Stored records:
----------------

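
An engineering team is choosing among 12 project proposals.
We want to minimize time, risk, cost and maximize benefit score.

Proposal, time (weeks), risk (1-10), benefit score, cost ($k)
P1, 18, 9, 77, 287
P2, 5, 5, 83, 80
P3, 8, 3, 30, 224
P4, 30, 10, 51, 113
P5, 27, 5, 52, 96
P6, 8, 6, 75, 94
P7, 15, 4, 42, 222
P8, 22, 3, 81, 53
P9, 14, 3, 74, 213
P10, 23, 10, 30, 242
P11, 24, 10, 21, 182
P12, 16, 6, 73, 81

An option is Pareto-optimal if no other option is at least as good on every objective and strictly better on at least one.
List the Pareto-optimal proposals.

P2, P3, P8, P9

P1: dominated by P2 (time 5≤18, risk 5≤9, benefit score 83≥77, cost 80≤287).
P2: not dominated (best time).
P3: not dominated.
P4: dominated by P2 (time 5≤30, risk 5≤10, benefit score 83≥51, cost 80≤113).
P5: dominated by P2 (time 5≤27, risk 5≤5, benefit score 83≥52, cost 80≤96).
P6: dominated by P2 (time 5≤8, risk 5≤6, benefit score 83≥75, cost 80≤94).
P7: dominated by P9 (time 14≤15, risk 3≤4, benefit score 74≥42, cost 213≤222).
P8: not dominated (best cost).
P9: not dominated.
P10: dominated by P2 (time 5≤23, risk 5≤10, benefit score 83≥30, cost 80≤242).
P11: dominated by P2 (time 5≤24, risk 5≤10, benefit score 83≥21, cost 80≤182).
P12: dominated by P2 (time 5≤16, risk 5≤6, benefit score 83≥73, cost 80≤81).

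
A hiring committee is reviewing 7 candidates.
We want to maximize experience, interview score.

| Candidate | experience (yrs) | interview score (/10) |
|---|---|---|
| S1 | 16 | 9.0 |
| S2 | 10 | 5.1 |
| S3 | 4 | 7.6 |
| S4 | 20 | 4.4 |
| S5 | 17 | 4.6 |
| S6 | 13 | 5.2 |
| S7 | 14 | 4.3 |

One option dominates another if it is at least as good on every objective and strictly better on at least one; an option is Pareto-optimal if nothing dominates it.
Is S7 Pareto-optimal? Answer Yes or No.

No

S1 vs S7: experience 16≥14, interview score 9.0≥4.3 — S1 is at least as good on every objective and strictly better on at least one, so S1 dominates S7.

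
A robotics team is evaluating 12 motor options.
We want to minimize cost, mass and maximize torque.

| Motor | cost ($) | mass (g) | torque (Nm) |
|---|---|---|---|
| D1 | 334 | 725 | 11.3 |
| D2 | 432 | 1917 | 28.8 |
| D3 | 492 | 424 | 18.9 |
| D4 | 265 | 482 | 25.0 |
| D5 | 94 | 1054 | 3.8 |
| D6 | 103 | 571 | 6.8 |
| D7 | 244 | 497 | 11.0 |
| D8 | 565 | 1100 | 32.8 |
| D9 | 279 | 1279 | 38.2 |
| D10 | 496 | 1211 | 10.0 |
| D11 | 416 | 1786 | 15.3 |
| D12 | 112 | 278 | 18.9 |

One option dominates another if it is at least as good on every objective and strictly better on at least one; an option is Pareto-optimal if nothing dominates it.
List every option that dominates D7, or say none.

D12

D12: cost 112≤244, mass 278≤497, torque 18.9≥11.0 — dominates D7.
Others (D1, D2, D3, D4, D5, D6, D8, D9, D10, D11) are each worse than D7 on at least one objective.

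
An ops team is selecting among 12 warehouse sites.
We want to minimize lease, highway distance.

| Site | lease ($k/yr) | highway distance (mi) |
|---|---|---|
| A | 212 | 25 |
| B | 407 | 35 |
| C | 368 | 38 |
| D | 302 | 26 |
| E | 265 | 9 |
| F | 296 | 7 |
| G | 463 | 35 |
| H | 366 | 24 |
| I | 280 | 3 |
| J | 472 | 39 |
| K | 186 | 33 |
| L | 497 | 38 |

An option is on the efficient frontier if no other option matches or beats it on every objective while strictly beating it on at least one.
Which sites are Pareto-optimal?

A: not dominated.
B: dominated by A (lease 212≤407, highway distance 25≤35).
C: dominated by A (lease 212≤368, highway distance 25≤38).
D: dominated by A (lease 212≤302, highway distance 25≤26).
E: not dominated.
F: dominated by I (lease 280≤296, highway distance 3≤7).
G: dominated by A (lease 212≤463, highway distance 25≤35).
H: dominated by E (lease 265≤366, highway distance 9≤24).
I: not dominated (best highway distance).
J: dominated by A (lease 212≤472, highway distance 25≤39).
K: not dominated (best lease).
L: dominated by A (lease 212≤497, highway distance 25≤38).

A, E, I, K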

----------------

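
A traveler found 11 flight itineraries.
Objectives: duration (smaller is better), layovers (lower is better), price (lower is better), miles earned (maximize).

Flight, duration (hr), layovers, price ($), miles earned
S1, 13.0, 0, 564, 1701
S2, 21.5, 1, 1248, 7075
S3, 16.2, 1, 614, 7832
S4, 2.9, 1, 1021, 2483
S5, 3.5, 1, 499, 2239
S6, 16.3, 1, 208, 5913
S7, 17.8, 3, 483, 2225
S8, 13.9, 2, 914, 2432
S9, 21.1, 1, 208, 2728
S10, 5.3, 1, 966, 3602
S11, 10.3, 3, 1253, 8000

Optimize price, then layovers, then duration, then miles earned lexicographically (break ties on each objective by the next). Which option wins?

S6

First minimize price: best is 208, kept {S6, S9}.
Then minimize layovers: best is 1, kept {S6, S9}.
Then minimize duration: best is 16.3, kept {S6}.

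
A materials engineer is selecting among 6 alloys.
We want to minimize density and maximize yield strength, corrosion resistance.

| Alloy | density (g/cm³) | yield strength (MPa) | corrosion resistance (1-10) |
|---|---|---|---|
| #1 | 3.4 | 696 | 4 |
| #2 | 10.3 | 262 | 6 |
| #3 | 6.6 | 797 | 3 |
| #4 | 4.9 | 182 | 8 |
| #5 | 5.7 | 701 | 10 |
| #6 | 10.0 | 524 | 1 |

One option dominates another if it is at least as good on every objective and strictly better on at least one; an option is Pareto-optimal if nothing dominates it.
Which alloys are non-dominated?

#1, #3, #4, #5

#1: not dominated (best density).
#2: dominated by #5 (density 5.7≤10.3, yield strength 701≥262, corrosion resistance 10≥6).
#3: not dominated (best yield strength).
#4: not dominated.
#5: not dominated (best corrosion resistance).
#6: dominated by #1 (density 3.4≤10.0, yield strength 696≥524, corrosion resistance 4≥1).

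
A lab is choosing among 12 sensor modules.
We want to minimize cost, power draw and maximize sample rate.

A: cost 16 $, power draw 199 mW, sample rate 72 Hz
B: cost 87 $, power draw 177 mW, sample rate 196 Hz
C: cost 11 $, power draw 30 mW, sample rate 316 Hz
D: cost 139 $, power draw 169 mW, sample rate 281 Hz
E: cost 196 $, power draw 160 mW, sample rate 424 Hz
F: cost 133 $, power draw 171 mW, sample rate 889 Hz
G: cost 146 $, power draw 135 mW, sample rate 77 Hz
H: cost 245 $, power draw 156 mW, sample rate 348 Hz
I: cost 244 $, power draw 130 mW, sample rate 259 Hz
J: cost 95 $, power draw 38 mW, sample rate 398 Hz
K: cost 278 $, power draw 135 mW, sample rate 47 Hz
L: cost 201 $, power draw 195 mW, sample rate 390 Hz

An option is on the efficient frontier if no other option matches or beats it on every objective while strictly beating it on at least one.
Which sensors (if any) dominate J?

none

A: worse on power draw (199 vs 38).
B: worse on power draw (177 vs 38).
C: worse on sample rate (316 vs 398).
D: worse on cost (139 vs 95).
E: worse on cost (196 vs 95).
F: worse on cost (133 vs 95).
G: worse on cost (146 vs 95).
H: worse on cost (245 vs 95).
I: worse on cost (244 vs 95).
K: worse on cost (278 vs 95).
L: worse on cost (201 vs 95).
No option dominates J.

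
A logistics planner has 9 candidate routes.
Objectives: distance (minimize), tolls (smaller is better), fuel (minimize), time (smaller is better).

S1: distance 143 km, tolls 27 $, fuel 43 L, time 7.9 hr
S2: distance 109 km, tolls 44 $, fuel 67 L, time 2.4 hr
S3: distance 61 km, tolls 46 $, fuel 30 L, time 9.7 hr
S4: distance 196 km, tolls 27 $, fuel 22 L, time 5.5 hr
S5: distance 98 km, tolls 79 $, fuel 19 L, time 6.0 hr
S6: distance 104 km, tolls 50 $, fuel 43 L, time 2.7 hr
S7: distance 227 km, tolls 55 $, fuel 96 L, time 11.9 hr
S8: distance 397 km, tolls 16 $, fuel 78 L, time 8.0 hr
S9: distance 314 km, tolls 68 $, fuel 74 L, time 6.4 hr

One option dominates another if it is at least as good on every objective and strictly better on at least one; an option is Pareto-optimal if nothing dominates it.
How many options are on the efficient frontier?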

----------------

EXERCISE: Would you output, from the records above, exactly the run of lines that starts at the line containing "S2, 21.5, 1, 1248, 7075" and ends at the line containing "S11, 10.3, 3, 1253, 8000", and only that run?

SOLUTION:
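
S2, 21.5, 1, 1248, 7075
S3, 16.2, 1, 614, 7832
S4, 2.9, 1, 1021, 2483
S5, 3.5, 1, 499, 2239
S6, 16.3, 1, 208, 5913
S7, 17.8, 3, 483, 2225
S8, 13.9, 2, 914, 2432
S9, 21.1, 1, 208, 2728
S10, 5.3, 1, 966, 3602
S11, 10.3, 3, 1253, 8000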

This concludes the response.